◆ DATA FOR REVIEW ◆

"""

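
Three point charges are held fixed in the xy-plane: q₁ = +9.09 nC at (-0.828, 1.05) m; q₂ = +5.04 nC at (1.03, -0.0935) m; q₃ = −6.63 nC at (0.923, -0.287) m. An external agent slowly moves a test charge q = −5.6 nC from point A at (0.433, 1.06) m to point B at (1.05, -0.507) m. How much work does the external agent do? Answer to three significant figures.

8.39×10⁻⁷ J

For quasistatic motion the external work equals the change in potential energy: W_ext = qΔV = q(V_B − V_A).
At A: distances to the source charges are 1.26 m, 1.30 m, 1.43 m; V_A = Σ kqᵢ/rᵢ = 58.1 V.
At B: distances to the source charges are 2.44 m, 0.414 m, 0.254 m; V_B = Σ kqᵢ/rᵢ = -91.7 V.
ΔV = V_B − V_A = -150 V.
W_ext = qΔV = (-5.60×10⁻⁹ C)(-150 V) = 8.39×10⁻⁷ J.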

"""

◆ EXERCISE REQUIREMENTS ◆
Copy each entry exactly, leaving every line as it is.

◆ SOLUTION ◆
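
Three point charges are held fixed in the xy-plane: q₁ = +9.09 nC at (-0.828, 1.05) m; q₂ = +5.04 nC at (1.03, -0.0935) m; q₃ = −6.63 nC at (0.923, -0.287) m. An external agent slowly moves a test charge q = −5.6 nC from point A at (0.433, 1.06) m to point B at (1.05, -0.507) m. How much work does the external agent do? Answer to three significant figures.

8.39×10⁻⁷ J

For quasistatic motion the external work equals the change in potential energy: W_ext = qΔV = q(V_B − V_A).
At A: distances to the source charges are 1.26 m, 1.30 m, 1.43 m; V_A = Σ kqᵢ/rᵢ = 58.1 V.
At B: distances to the source charges are 2.44 m, 0.414 m, 0.254 m; V_B = Σ kqᵢ/rᵢ = -91.7 V.
ΔV = V_B − V_A = -150 V.
W_ext = qΔV = (-5.60×10⁻⁹ C)(-150 V) = 8.39×10⁻⁷ J.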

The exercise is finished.